-- HOW TO COMPLETE THIS TASK --
In the entries below, find every line holding the string "strftime" and collect it.

★ ★ ★ ★ ★

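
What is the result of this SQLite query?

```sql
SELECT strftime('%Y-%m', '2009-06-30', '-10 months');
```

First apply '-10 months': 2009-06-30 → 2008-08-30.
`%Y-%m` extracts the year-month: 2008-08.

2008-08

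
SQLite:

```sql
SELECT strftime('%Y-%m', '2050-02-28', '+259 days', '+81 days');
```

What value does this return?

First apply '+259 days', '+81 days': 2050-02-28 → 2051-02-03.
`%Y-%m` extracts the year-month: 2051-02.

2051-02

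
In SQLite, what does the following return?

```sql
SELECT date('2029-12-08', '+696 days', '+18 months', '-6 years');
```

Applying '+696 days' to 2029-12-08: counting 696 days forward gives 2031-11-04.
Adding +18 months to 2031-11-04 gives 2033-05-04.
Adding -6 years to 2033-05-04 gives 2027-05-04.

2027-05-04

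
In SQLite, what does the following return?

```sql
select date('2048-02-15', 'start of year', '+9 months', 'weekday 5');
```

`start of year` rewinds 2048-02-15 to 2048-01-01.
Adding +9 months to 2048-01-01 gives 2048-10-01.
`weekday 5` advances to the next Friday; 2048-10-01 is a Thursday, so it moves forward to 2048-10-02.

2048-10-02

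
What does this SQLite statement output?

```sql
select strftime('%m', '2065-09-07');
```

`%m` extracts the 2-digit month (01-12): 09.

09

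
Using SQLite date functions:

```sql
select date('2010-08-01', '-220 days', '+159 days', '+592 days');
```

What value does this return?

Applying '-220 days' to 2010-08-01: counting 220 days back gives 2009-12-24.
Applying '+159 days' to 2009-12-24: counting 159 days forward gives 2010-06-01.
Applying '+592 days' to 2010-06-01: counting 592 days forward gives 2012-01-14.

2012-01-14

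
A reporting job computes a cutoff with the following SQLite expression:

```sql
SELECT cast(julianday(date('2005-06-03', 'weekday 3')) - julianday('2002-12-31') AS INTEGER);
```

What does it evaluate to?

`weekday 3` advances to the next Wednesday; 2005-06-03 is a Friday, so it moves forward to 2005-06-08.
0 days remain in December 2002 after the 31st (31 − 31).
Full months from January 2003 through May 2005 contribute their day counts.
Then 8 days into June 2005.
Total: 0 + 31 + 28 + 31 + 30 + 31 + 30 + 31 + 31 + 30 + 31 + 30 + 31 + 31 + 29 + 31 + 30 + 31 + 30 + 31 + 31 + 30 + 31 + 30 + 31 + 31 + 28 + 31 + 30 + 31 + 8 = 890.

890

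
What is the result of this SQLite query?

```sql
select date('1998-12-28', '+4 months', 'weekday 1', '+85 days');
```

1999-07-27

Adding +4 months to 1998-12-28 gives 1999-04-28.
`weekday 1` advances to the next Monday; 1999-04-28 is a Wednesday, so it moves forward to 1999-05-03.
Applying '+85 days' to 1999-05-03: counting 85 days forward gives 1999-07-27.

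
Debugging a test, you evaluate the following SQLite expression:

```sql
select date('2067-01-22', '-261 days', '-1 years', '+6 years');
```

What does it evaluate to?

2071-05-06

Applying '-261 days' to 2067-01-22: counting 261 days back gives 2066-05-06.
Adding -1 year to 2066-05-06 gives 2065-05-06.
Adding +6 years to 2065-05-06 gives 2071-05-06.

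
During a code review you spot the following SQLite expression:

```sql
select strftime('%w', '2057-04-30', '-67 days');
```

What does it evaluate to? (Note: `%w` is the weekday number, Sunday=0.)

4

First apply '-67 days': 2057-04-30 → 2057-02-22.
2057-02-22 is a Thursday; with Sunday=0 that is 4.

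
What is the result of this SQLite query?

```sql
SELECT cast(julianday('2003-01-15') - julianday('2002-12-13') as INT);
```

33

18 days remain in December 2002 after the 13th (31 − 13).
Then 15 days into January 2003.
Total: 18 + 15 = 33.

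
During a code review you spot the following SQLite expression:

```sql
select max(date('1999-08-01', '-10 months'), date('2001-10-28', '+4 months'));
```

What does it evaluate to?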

★ ★ ★ ★ ★

-- YOUR SOLUTION --
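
SELECT strftime('%Y-%m', '2009-06-30', '-10 months');
SELECT strftime('%Y-%m', '2050-02-28', '+259 days', '+81 days');
select strftime('%m', '2065-09-07');
select strftime('%w', '2057-04-30', '-67 days');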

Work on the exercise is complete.